• Problem description: Give back only the lines in the records below from the one with "SMILES string C(=O)CCC#C." to the one with "Give the IUPAC name of this molecule.", both inclusive, word for word.

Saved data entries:
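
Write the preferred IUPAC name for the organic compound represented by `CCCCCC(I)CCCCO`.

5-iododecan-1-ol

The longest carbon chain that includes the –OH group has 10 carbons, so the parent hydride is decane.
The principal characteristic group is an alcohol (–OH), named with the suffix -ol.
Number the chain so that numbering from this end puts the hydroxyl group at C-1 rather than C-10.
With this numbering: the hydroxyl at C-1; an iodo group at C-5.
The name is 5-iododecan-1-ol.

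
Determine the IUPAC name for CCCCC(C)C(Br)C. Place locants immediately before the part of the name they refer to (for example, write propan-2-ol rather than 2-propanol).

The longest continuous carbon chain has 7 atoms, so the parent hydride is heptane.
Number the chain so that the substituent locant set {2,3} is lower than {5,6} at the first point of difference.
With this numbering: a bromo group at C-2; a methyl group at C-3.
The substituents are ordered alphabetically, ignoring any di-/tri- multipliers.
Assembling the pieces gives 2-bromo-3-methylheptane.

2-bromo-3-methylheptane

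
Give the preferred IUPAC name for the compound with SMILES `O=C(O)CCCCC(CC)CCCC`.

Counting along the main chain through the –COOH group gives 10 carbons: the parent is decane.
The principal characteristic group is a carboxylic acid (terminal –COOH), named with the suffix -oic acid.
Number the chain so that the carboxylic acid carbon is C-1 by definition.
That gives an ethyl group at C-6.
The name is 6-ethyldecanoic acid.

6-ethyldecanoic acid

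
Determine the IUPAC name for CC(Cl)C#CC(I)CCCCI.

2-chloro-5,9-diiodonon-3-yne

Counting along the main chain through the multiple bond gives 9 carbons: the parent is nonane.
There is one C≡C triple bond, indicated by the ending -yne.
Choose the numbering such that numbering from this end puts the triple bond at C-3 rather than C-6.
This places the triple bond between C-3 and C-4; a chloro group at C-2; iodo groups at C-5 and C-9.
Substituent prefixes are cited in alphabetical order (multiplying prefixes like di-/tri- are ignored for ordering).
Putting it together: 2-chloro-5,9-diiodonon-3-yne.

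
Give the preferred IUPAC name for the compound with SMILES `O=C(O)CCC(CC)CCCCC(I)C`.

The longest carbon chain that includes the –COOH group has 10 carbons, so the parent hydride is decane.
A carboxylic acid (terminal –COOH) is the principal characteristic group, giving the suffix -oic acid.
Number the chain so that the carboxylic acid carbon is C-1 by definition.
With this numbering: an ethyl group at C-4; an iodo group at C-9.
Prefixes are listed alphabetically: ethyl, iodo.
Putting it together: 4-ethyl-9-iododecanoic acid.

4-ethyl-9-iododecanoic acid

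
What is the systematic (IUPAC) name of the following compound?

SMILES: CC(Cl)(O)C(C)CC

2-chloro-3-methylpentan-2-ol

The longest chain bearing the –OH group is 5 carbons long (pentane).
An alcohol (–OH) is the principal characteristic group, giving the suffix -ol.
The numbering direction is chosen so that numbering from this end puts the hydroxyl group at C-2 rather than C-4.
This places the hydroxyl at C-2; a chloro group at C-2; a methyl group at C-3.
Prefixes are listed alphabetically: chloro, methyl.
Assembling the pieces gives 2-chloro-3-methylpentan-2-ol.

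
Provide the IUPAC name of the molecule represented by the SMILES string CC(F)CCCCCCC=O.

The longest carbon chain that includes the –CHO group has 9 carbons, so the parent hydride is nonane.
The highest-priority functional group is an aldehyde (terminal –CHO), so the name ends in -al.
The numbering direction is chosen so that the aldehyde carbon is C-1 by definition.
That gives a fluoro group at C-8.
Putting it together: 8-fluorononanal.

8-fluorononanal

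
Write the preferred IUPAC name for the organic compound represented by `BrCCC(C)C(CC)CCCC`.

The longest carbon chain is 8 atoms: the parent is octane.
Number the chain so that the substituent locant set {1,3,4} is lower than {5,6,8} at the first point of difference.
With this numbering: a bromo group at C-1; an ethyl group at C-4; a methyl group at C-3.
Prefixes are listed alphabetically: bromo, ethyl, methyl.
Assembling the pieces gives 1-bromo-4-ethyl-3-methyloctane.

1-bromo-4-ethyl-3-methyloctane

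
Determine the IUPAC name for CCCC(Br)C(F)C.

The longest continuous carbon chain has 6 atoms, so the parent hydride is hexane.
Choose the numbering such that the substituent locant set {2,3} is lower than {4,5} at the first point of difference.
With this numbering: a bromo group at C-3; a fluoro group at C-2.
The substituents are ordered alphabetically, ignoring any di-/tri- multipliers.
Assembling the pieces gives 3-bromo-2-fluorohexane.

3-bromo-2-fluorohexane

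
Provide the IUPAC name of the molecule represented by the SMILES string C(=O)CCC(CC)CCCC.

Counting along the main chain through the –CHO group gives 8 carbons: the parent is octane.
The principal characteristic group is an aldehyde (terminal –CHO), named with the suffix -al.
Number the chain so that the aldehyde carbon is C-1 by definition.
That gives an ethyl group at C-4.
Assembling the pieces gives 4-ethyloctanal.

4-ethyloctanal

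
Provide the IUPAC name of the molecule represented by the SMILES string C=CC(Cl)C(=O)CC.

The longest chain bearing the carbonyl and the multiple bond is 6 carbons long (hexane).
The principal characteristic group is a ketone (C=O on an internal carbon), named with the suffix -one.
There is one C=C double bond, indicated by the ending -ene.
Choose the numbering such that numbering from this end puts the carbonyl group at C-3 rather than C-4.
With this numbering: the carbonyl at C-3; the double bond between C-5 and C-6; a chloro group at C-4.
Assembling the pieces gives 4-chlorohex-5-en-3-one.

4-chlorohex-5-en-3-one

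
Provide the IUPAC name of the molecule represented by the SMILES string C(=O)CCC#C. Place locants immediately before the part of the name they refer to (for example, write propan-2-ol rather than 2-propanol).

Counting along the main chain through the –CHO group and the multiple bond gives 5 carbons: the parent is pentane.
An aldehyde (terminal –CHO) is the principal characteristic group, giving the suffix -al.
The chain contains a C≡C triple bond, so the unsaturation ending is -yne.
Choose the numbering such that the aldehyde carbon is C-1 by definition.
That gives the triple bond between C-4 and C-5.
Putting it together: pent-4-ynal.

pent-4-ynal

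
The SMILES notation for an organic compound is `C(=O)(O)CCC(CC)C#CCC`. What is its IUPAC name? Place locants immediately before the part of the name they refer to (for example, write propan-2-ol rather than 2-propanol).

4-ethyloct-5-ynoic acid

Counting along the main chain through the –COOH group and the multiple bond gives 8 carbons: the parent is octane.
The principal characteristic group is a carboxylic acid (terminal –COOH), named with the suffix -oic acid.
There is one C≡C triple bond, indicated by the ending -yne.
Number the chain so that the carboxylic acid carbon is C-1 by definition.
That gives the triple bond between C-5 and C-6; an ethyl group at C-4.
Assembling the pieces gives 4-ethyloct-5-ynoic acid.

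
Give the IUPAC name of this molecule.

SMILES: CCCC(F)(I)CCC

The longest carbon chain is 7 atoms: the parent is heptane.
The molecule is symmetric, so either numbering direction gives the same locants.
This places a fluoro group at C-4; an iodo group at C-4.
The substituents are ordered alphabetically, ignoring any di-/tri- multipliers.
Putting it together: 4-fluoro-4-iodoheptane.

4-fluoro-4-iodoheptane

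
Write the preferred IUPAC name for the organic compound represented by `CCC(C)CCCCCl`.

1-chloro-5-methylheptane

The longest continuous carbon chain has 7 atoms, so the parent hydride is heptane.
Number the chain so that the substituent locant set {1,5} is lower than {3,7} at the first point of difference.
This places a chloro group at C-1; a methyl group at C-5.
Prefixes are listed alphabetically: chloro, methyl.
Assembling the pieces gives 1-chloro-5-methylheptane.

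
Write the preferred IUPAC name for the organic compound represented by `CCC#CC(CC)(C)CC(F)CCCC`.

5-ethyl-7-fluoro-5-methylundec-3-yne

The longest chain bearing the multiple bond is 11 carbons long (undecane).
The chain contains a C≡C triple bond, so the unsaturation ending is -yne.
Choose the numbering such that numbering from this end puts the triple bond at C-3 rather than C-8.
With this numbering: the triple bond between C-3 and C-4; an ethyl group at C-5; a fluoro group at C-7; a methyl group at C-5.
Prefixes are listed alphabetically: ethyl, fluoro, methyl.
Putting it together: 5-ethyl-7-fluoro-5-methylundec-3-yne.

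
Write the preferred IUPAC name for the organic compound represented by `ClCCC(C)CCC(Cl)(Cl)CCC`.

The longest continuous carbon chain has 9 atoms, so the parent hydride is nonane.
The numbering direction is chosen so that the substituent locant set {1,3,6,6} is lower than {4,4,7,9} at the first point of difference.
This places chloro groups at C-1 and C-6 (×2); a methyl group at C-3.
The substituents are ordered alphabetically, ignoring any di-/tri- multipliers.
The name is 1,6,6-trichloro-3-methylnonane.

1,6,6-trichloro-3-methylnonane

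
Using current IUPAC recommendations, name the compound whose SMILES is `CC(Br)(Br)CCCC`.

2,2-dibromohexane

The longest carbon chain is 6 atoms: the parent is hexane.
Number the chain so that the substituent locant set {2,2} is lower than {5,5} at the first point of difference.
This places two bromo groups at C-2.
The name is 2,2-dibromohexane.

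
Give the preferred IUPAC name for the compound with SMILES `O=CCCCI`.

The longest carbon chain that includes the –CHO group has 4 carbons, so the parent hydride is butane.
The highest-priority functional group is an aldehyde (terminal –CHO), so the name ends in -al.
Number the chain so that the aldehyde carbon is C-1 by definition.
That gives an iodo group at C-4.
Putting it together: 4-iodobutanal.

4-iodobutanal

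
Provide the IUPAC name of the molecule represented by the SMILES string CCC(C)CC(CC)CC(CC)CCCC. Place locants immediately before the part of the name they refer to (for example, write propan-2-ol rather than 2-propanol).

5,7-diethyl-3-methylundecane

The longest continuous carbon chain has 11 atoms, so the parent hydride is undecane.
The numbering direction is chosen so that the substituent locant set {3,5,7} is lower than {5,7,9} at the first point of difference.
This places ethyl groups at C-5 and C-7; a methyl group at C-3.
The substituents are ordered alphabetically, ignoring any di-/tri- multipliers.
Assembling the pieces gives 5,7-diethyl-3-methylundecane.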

• Worked solution:
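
Provide the IUPAC name of the molecule represented by the SMILES string C(=O)CCC#C. Place locants immediately before the part of the name they refer to (for example, write propan-2-ol rather than 2-propanol).

Counting along the main chain through the –CHO group and the multiple bond gives 5 carbons: the parent is pentane.
An aldehyde (terminal –CHO) is the principal characteristic group, giving the suffix -al.
The chain contains a C≡C triple bond, so the unsaturation ending is -yne.
Choose the numbering such that the aldehyde carbon is C-1 by definition.
That gives the triple bond between C-4 and C-5.
Putting it together: pent-4-ynal.

pent-4-ynal

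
The SMILES notation for an organic compound is `C(=O)(O)CCC(CC)C#CCC`. What is its IUPAC name? Place locants immediately before the part of the name they refer to (for example, write propan-2-ol rather than 2-propanol).

4-ethyloct-5-ynoic acid

Counting along the main chain through the –COOH group and the multiple bond gives 8 carbons: the parent is octane.
The principal characteristic group is a carboxylic acid (terminal –COOH), named with the suffix -oic acid.
There is one C≡C triple bond, indicated by the ending -yne.
Number the chain so that the carboxylic acid carbon is C-1 by definition.
That gives the triple bond between C-5 and C-6; an ethyl group at C-4.
Assembling the pieces gives 4-ethyloct-5-ynoic acid.

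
Give the IUPAC name of this molecule.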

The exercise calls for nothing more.